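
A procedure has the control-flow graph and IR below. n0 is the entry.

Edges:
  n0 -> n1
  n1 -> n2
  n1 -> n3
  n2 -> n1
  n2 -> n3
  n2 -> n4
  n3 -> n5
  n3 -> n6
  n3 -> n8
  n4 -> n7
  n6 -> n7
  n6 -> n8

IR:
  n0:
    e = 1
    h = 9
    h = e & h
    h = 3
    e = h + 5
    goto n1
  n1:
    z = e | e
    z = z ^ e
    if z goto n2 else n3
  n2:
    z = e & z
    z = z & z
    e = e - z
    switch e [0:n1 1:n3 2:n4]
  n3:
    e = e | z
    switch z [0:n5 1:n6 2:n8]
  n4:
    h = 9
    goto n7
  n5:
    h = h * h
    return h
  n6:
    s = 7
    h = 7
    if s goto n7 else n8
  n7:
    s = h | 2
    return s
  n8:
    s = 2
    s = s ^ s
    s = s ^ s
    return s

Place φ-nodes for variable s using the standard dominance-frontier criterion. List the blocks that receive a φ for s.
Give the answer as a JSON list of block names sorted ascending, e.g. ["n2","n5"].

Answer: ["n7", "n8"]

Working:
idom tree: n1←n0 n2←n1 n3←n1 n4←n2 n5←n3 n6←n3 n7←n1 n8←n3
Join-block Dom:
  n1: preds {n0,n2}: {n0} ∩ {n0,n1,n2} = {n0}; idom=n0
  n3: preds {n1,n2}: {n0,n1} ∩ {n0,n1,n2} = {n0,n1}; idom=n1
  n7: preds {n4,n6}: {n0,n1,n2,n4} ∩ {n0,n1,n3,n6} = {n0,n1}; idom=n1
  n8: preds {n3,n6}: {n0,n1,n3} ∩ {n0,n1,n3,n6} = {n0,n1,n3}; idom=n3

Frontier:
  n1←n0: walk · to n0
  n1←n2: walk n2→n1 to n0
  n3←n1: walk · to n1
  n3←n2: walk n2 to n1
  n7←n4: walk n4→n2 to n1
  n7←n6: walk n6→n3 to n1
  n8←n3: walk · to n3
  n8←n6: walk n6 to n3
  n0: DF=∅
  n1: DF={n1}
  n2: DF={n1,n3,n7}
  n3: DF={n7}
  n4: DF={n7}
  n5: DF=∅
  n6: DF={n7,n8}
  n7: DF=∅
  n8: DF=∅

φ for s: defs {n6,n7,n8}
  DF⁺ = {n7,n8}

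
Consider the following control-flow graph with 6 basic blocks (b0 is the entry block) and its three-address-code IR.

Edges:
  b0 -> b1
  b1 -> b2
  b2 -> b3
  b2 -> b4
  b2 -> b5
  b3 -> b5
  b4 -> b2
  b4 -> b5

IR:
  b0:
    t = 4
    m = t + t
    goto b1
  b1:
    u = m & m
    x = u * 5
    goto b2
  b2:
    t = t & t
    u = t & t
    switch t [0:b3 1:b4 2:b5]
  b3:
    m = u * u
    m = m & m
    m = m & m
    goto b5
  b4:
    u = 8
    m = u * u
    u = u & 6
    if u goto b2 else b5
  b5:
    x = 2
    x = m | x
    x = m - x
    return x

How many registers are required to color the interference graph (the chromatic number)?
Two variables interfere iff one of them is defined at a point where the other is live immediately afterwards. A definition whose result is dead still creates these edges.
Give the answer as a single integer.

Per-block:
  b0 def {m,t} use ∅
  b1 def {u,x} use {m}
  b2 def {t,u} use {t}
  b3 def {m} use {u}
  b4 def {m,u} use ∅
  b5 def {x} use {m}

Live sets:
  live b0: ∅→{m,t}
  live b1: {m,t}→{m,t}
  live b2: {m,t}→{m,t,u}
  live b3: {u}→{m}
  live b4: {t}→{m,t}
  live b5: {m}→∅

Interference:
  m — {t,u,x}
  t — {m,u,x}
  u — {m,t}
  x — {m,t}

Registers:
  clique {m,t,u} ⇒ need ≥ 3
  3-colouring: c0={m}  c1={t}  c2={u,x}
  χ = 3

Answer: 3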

= = = = =

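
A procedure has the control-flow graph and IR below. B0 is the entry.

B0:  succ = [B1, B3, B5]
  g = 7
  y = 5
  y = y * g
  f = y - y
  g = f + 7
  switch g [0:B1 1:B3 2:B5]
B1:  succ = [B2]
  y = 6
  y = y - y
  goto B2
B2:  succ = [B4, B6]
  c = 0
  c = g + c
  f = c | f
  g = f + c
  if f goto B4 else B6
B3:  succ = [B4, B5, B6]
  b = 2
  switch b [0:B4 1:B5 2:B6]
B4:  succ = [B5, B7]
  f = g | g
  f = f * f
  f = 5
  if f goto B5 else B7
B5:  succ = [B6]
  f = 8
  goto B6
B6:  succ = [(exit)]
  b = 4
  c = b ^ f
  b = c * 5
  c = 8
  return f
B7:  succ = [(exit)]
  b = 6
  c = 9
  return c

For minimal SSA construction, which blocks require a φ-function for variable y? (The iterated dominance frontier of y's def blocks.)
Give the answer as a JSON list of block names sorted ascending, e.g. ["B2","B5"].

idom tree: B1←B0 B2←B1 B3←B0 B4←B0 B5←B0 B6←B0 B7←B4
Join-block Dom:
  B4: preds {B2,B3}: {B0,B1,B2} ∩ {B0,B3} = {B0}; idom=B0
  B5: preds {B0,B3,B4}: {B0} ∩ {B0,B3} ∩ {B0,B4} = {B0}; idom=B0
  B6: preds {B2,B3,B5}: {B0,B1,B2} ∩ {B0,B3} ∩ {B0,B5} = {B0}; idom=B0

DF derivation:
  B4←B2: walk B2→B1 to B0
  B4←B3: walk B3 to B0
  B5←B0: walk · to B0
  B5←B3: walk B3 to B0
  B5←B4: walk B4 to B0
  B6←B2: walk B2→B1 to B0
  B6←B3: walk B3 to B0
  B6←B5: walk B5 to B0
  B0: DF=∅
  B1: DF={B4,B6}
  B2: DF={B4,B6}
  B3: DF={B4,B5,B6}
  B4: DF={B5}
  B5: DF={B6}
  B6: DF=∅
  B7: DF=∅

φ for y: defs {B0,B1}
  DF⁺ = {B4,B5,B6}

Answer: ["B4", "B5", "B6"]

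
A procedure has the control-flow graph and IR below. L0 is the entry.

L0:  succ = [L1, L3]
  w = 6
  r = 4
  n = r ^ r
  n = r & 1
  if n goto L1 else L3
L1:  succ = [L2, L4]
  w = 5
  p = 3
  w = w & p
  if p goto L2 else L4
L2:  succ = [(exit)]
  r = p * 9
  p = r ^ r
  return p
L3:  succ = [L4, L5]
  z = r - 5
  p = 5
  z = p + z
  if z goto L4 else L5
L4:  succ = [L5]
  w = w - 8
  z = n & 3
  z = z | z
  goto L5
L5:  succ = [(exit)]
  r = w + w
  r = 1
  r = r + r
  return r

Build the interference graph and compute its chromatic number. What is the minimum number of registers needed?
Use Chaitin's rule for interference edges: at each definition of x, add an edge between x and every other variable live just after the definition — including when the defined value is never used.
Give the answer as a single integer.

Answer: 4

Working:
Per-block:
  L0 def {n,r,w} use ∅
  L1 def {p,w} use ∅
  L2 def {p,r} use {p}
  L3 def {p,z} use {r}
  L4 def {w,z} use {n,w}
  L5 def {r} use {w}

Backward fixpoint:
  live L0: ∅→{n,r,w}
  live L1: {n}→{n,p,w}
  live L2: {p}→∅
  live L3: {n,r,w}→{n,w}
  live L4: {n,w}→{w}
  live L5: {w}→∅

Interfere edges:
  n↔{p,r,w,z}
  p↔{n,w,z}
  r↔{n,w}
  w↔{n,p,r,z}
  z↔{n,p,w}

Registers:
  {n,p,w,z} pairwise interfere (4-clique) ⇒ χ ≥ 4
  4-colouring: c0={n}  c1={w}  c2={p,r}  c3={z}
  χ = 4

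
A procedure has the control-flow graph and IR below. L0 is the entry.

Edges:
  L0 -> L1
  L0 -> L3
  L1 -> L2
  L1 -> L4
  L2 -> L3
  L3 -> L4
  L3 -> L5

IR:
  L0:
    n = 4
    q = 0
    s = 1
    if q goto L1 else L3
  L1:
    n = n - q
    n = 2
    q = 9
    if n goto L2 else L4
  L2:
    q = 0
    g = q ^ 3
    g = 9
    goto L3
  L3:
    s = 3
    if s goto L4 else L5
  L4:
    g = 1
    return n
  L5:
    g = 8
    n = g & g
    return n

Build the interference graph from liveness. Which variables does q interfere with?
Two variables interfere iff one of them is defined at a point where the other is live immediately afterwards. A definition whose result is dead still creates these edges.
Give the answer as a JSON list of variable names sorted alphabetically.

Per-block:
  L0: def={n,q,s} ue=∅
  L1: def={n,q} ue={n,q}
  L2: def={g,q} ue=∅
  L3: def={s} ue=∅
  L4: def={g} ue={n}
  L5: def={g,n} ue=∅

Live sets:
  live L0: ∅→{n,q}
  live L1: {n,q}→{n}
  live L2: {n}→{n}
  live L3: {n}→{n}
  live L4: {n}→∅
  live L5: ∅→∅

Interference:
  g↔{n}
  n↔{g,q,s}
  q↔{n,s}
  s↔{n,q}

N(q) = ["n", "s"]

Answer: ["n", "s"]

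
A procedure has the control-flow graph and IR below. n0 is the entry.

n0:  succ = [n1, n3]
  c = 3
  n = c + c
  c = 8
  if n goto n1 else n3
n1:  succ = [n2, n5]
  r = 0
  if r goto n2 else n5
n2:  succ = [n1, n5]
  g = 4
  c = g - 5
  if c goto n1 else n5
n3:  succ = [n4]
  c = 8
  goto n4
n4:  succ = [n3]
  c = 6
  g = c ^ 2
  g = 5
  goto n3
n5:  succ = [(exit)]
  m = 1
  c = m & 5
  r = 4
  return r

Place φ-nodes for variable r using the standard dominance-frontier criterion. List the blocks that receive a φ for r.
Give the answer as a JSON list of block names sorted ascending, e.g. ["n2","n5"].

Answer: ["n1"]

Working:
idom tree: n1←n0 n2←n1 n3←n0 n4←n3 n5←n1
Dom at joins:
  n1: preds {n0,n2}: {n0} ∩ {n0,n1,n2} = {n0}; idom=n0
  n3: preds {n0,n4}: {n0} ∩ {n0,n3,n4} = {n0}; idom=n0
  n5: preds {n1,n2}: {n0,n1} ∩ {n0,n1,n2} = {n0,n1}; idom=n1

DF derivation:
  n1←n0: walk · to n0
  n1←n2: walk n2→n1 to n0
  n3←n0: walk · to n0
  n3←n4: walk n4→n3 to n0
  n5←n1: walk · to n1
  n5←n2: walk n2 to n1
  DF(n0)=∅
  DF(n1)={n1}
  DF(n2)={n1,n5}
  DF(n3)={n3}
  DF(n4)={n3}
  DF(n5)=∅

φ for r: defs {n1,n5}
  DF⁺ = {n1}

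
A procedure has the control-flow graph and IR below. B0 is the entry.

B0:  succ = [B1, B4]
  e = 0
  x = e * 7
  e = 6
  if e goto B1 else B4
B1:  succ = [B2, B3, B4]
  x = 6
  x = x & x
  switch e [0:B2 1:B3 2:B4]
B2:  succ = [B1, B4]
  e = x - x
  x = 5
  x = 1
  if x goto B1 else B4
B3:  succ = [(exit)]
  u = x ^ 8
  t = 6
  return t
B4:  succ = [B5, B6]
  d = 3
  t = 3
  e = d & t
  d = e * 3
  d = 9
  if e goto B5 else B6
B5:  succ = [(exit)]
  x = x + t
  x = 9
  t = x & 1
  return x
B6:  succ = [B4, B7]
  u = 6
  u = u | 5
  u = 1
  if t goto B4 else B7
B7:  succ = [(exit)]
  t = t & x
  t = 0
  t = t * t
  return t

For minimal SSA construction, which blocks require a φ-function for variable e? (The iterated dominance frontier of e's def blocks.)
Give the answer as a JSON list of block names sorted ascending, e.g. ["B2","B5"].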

= = = = =

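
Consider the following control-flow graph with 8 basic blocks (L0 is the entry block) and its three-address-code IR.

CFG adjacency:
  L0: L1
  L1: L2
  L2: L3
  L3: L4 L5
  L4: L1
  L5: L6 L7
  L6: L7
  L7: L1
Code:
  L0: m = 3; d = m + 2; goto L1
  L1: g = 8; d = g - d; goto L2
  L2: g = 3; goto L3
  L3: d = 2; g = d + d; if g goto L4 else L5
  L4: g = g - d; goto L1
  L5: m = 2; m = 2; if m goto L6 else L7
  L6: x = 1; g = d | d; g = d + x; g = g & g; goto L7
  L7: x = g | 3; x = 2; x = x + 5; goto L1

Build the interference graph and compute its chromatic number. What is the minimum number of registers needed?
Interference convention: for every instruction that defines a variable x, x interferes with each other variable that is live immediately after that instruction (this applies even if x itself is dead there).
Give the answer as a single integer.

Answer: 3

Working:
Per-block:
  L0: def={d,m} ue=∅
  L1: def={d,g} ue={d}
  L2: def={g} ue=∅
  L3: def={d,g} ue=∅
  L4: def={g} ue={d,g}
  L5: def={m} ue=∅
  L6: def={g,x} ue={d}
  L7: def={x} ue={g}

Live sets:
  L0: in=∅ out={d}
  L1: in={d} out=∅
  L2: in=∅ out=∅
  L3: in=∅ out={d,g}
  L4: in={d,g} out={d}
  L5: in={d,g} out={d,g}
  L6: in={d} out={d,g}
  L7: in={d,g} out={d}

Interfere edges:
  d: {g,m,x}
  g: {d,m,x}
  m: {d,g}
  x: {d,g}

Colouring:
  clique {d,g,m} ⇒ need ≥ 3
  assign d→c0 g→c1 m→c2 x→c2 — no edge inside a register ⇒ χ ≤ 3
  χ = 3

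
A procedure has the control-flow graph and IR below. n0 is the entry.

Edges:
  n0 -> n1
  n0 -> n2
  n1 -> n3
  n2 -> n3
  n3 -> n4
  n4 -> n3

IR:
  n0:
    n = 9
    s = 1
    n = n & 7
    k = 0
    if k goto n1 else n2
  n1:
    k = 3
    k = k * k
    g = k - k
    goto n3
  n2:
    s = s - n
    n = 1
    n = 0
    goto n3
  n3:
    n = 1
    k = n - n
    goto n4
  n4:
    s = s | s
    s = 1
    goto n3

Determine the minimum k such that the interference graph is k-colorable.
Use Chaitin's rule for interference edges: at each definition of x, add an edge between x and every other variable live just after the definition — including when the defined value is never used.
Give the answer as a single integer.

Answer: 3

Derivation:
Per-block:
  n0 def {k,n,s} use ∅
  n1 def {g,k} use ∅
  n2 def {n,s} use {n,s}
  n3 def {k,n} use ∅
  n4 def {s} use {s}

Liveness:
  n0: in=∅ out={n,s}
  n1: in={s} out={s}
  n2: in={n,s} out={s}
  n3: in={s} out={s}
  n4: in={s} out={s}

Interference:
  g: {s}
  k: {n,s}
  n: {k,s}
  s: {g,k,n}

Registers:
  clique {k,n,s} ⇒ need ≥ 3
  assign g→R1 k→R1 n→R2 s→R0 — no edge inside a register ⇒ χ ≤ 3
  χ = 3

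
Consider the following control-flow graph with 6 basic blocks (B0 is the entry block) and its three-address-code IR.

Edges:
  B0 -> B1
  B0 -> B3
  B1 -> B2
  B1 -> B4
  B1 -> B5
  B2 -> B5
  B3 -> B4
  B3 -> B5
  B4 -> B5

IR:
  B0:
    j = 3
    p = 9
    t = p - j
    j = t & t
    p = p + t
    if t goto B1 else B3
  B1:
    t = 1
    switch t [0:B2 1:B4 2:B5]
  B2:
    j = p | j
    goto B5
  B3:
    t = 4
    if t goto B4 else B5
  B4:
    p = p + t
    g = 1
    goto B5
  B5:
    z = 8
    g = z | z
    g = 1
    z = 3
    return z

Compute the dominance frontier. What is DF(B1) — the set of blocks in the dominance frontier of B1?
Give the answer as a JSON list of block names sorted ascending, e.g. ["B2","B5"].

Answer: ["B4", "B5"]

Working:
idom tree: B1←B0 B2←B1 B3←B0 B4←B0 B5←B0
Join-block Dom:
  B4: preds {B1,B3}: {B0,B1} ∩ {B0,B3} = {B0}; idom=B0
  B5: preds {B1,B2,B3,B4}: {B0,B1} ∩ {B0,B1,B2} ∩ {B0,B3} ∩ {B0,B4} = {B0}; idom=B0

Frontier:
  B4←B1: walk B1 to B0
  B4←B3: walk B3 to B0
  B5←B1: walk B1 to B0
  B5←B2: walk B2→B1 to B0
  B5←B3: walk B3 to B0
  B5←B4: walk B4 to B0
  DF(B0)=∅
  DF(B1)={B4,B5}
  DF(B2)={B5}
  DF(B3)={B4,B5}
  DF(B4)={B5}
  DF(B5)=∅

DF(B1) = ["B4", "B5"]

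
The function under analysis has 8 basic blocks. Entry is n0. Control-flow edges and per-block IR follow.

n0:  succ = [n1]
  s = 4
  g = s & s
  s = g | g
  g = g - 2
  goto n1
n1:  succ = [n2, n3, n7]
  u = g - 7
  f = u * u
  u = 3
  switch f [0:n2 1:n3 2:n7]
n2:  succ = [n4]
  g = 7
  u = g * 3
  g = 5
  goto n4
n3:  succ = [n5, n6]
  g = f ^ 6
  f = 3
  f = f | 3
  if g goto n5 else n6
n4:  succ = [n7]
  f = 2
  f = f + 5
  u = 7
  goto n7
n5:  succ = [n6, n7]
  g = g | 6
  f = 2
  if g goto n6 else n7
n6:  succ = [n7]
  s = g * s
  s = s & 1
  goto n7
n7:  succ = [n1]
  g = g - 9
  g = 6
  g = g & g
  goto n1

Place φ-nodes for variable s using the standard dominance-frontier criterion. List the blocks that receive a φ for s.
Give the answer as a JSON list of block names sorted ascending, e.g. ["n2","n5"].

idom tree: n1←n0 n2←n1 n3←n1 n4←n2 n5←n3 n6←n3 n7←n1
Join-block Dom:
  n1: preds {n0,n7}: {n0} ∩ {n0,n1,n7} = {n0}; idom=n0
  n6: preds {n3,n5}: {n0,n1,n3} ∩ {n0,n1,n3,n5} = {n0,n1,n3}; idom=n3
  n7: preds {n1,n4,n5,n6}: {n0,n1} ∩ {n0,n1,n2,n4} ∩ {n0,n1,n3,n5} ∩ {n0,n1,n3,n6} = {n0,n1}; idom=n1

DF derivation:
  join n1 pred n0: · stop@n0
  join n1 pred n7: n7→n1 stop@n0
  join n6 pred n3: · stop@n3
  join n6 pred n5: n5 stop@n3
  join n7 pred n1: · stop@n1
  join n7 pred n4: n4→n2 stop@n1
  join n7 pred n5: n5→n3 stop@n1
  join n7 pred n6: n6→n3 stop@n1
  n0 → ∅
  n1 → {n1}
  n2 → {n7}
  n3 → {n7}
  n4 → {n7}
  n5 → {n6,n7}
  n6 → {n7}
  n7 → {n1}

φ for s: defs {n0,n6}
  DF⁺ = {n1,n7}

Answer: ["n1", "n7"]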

= = = = =

For each line of the material that contains "minimal", return a copy.

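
For minimal SSA construction, which blocks require a φ-function for variable y? (The iterated dominance frontier of y's def blocks.)
For minimal SSA construction, which blocks require a φ-function for variable e? (The iterated dominance frontier of e's def blocks.)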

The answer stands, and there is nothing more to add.